A word-for-word copy is required of the line containing "P0×2 + P1×4" and of each line after it in the material below, through the last one.

EXCERPTED RECORDS.

****************

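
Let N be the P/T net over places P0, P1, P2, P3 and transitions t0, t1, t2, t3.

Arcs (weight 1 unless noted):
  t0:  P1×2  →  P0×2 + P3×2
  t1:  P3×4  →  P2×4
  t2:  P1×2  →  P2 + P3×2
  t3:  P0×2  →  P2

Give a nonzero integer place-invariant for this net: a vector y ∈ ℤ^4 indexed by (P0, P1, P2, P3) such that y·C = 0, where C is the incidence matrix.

y = (P0:1, P1:3, P2:2, P3:2)

Incidence matrix C (rows=places, cols=transitions):
       t0   t1   t2   t3
   P0   2    0    0   -2
   P1  -2    0   -2    0
   P2   0    4    1    1
   P3   2   -4    2    0

Candidate y = [1, 3, 2, 2]; check y·C column-wise:
  col t0: 1·2 + 3·-2 + 2·0 + 2·2 = 0
  col t1: 1·0 + 3·0 + 2·4 + 2·-4 = 0
  col t2: 1·0 + 3·-2 + 2·1 + 2·2 = 0
  col t3: 1·-2 + 3·0 + 2·1 + 2·0 = 0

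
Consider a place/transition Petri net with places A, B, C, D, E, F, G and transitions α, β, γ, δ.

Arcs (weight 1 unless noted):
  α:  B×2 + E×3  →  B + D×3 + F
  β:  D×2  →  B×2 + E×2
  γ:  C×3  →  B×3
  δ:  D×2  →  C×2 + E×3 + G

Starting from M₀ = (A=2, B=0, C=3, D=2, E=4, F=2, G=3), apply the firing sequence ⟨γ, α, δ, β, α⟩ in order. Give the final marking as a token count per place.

(A=2, B=3, C=2, D=4, E=3, F=4, G=4)

step 1: fire γ:  (A=2, B=0, C=3, D=2, E=4, F=2, G=3) → (A=2, B=3, C=0, D=2, E=4, F=2, G=3)
step 2: fire α:  (A=2, B=3, C=0, D=2, E=4, F=2, G=3) → (A=2, B=2, C=0, D=5, E=1, F=3, G=3)
step 3: fire δ:  (A=2, B=2, C=0, D=5, E=1, F=3, G=3) → (A=2, B=2, C=2, D=3, E=4, F=3, G=4)
step 4: fire β:  (A=2, B=2, C=2, D=3, E=4, F=3, G=4) → (A=2, B=4, C=2, D=1, E=6, F=3, G=4)
step 5: fire α:  (A=2, B=4, C=2, D=1, E=6, F=3, G=4) → (A=2, B=3, C=2, D=4, E=3, F=4, G=4)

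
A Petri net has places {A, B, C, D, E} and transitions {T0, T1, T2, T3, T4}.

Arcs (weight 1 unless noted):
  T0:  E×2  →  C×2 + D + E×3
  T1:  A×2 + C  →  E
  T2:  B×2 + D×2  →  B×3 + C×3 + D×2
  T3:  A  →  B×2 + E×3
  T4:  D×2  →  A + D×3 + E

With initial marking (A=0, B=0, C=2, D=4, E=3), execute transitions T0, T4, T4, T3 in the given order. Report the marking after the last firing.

(A=1, B=2, C=4, D=7, E=9)

step 1: fire T0:  (A=0, B=0, C=2, D=4, E=3) → (A=0, B=0, C=4, D=5, E=4)
step 2: fire T4:  (A=0, B=0, C=4, D=5, E=4) → (A=1, B=0, C=4, D=6, E=5)
step 3: fire T4:  (A=1, B=0, C=4, D=6, E=5) → (A=2, B=0, C=4, D=7, E=6)
step 4: fire T3:  (A=2, B=0, C=4, D=7, E=6) → (A=1, B=2, C=4, D=7, E=9)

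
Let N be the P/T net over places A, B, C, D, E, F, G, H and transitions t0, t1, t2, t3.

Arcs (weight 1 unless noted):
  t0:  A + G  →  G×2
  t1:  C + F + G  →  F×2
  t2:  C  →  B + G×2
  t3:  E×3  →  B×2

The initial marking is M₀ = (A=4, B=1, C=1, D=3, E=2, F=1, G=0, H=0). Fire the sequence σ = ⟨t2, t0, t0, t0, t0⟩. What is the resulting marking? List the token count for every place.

step 1: fire t2:  (A=4, B=1, C=1, D=3, E=2, F=1, G=0, H=0) → (A=4, B=2, C=0, D=3, E=2, F=1, G=2, H=0)
step 2: fire t0:  (A=4, B=2, C=0, D=3, E=2, F=1, G=2, H=0) → (A=3, B=2, C=0, D=3, E=2, F=1, G=3, H=0)
step 3: fire t0:  (A=3, B=2, C=0, D=3, E=2, F=1, G=3, H=0) → (A=2, B=2, C=0, D=3, E=2, F=1, G=4, H=0)
step 4: fire t0:  (A=2, B=2, C=0, D=3, E=2, F=1, G=4, H=0) → (A=1, B=2, C=0, D=3, E=2, F=1, G=5, H=0)
step 5: fire t0:  (A=1, B=2, C=0, D=3, E=2, F=1, G=5, H=0) → (A=0, B=2, C=0, D=3, E=2, F=1, G=6, H=0)

(A=0, B=2, C=0, D=3, E=2, F=1, G=6, H=0)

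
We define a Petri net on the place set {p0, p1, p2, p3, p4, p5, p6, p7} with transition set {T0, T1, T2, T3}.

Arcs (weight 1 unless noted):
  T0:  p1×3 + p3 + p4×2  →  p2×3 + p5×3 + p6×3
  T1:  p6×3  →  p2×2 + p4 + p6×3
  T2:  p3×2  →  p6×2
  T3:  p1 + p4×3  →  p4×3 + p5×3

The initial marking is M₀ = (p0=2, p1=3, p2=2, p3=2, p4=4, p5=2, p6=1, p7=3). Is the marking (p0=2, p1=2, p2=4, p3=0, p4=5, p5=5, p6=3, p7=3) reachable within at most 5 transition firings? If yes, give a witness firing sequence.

step 1: fire T2:  (p0=2, p1=3, p2=2, p3=2, p4=4, p5=2, p6=1, p7=3) → (p0=2, p1=3, p2=2, p3=0, p4=4, p5=2, p6=3, p7=3)
step 2: fire T1:  (p0=2, p1=3, p2=2, p3=0, p4=4, p5=2, p6=3, p7=3) → (p0=2, p1=3, p2=4, p3=0, p4=5, p5=2, p6=3, p7=3)
step 3: fire T3:  (p0=2, p1=3, p2=4, p3=0, p4=5, p5=2, p6=3, p7=3) → (p0=2, p1=2, p2=4, p3=0, p4=5, p5=5, p6=3, p7=3)

YES — reachable via ⟨T2, T1, T3⟩ (3 firings)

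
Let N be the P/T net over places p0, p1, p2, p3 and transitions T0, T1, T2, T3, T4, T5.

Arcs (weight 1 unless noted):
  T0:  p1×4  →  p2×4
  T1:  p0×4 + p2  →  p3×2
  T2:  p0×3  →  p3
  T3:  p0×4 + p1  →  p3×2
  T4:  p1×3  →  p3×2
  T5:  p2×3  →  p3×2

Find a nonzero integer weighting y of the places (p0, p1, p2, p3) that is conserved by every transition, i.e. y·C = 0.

y = (p0:1, p1:2, p2:2, p3:3)

Incidence matrix C (rows=places, cols=transitions):
       T0   T1   T2   T3   T4   T5
   p0   0   -4   -3   -4    0    0
   p1  -4    0    0   -1   -3    0
   p2   4   -1    0    0    0   -3
   p3   0    2    1    2    2    2

Candidate y = [1, 2, 2, 3]; check y·C column-wise:
  col T0: 1·0 + 2·-4 + 2·4 + 3·0 = 0
  col T1: 1·-4 + 2·0 + 2·-1 + 3·2 = 0
  col T2: 1·-3 + 2·0 + 2·0 + 3·1 = 0
  col T3: 1·-4 + 2·-1 + 2·0 + 3·2 = 0
  col T4: 1·0 + 2·-3 + 2·0 + 3·2 = 0
  col T5: 1·0 + 2·0 + 2·-3 + 3·2 = 0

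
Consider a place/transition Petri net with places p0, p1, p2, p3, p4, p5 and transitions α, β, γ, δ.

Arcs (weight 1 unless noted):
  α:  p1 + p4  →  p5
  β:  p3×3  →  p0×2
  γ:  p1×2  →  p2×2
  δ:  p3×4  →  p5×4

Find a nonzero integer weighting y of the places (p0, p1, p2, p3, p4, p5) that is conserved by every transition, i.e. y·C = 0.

y = (p0:0, p1:1, p2:1, p3:0, p4:-1, p5:0)

Incidence matrix C (rows=places, cols=transitions):
        α    β    γ    δ
   p0   0    2    0    0
   p1  -1    0   -2    0
   p2   0    0    2    0
   p3   0   -3    0   -4
   p4  -1    0    0    0
   p5   1    0    0    4

Candidate y = [0, 1, 1, 0, -1, 0]; check y·C column-wise:
  col α: 1·-1 + 1·0 + -1·-1 + 0·1 = 0
  col β: 0·2 + 1·0 + 1·0 + 0·-3 + -1·0 = 0
  col γ: 1·-2 + 1·2 + -1·0 = 0
  col δ: 1·0 + 1·0 + 0·-4 + -1·0 + 0·4 = 0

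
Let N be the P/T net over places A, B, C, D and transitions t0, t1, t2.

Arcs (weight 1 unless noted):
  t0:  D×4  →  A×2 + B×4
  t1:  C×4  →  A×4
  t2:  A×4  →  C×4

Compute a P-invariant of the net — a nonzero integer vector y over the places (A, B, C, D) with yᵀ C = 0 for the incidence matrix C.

Incidence matrix C (rows=places, cols=transitions):
       t0   t1   t2
    A   2    4   -4
    B   4    0    0
    C   0   -4    4
    D  -4    0    0

Candidate y = [2, -1, 2, 0]; check y·C column-wise:
  col t0: 2·2 + -1·4 + 2·0 + 0·-4 = 0
  col t1: 2·4 + -1·0 + 2·-4 = 0
  col t2: 2·-4 + -1·0 + 2·4 = 0

y = (A:2, B:-1, C:2, D:0)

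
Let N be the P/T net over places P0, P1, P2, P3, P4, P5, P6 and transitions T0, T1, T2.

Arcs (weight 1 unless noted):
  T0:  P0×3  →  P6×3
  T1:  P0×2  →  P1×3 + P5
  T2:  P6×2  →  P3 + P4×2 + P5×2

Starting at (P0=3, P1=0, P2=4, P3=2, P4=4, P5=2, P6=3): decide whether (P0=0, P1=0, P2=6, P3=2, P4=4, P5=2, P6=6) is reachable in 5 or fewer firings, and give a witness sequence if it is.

NO — not reachable within 5 firings

depth 0: 1 marking
depth 1: 4 markings reached so far
depth 2: 6 markings reached so far
depth 3: 7 markings reached so far
depth 4: 8 markings reached so far
depth 5: 8 markings reached so far
(frontier empty at depth 5; search complete)
target is not among the 8 markings reachable within 5 steps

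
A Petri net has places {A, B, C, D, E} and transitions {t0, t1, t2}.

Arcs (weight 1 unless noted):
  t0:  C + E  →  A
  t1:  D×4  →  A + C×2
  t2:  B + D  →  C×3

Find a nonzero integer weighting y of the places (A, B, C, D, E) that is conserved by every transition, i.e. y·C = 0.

Incidence matrix C (rows=places, cols=transitions):
       t0   t1   t2
    A   1    1    0
    B   0    0   -1
    C  -1    2    3
    D   0   -4   -1
    E  -1    0    0

Candidate y = [4, 9, 4, 3, 0]; check y·C column-wise:
  col t0: 4·1 + 9·0 + 4·-1 + 3·0 + 0·-1 = 0
  col t1: 4·1 + 9·0 + 4·2 + 3·-4 = 0
  col t2: 4·0 + 9·-1 + 4·3 + 3·-1 = 0

y = (A:4, B:9, C:4, D:3, E:0)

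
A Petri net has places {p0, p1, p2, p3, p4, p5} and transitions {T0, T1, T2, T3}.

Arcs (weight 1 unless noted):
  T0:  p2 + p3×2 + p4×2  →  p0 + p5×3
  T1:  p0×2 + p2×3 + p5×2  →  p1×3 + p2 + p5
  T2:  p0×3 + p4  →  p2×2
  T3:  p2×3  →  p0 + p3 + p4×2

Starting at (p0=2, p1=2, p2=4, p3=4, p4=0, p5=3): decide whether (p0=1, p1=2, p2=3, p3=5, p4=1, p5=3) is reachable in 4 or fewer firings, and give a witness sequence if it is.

NO — not reachable within 4 firings

depth 0: 1 marking
depth 1: 3 markings reached so far
depth 2: 5 markings reached so far
depth 3: 6 markings reached so far
depth 4: 6 markings reached so far
(frontier empty at depth 4; search complete)
target is not among the 6 markings reachable within 4 steps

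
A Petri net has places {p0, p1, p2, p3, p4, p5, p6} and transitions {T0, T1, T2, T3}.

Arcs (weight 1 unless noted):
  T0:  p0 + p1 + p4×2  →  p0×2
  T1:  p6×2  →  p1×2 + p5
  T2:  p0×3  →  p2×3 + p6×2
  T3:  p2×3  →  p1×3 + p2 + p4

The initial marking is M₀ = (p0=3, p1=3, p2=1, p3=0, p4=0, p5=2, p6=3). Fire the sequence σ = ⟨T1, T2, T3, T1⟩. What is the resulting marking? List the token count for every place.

(p0=0, p1=10, p2=2, p3=0, p4=1, p5=4, p6=1)

step 1: fire T1:  (p0=3, p1=3, p2=1, p3=0, p4=0, p5=2, p6=3) → (p0=3, p1=5, p2=1, p3=0, p4=0, p5=3, p6=1)
step 2: fire T2:  (p0=3, p1=5, p2=1, p3=0, p4=0, p5=3, p6=1) → (p0=0, p1=5, p2=4, p3=0, p4=0, p5=3, p6=3)
step 3: fire T3:  (p0=0, p1=5, p2=4, p3=0, p4=0, p5=3, p6=3) → (p0=0, p1=8, p2=2, p3=0, p4=1, p5=3, p6=3)
step 4: fire T1:  (p0=0, p1=8, p2=2, p3=0, p4=1, p5=3, p6=3) → (p0=0, p1=10, p2=2, p3=0, p4=1, p5=4, p6=1)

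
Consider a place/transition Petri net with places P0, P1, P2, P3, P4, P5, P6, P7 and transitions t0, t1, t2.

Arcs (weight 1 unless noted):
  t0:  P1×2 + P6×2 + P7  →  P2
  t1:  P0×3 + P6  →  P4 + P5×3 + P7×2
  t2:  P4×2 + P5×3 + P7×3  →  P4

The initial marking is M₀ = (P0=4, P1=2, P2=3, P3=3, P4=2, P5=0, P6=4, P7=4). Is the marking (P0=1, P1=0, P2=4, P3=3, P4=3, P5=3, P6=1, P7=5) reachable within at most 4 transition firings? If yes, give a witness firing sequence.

YES — reachable via ⟨t0, t1⟩ (2 firings)

step 1: fire t0:  (P0=4, P1=2, P2=3, P3=3, P4=2, P5=0, P6=4, P7=4) → (P0=4, P1=0, P2=4, P3=3, P4=2, P5=0, P6=2, P7=3)
step 2: fire t1:  (P0=4, P1=0, P2=4, P3=3, P4=2, P5=0, P6=2, P7=3) → (P0=1, P1=0, P2=4, P3=3, P4=3, P5=3, P6=1, P7=5)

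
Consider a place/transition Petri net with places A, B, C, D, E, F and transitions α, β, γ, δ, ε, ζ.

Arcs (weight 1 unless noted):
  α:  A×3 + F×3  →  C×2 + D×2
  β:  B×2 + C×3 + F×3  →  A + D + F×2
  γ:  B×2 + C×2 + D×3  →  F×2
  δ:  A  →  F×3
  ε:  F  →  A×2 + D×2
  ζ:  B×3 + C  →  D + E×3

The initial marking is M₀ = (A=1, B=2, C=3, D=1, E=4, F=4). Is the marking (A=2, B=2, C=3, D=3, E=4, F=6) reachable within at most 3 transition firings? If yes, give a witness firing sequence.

step 1: fire δ:  (A=1, B=2, C=3, D=1, E=4, F=4) → (A=0, B=2, C=3, D=1, E=4, F=7)
step 2: fire ε:  (A=0, B=2, C=3, D=1, E=4, F=7) → (A=2, B=2, C=3, D=3, E=4, F=6)

YES — reachable via ⟨δ, ε⟩ (2 firings)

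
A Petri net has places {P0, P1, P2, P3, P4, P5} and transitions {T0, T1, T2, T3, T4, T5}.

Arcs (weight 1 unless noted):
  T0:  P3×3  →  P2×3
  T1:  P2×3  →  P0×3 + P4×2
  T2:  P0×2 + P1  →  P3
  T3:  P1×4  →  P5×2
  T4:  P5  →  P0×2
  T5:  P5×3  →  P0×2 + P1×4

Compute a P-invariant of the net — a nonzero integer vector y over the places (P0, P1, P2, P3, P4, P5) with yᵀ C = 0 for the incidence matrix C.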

****************

SOLUTION BELOW.
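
  T5:  P5×3  →  P0×2 + P1×4

Compute a P-invariant of the net — a nonzero integer vector y over the places (P0, P1, P2, P3, P4, P5) with yᵀ C = 0 for the incidence matrix C.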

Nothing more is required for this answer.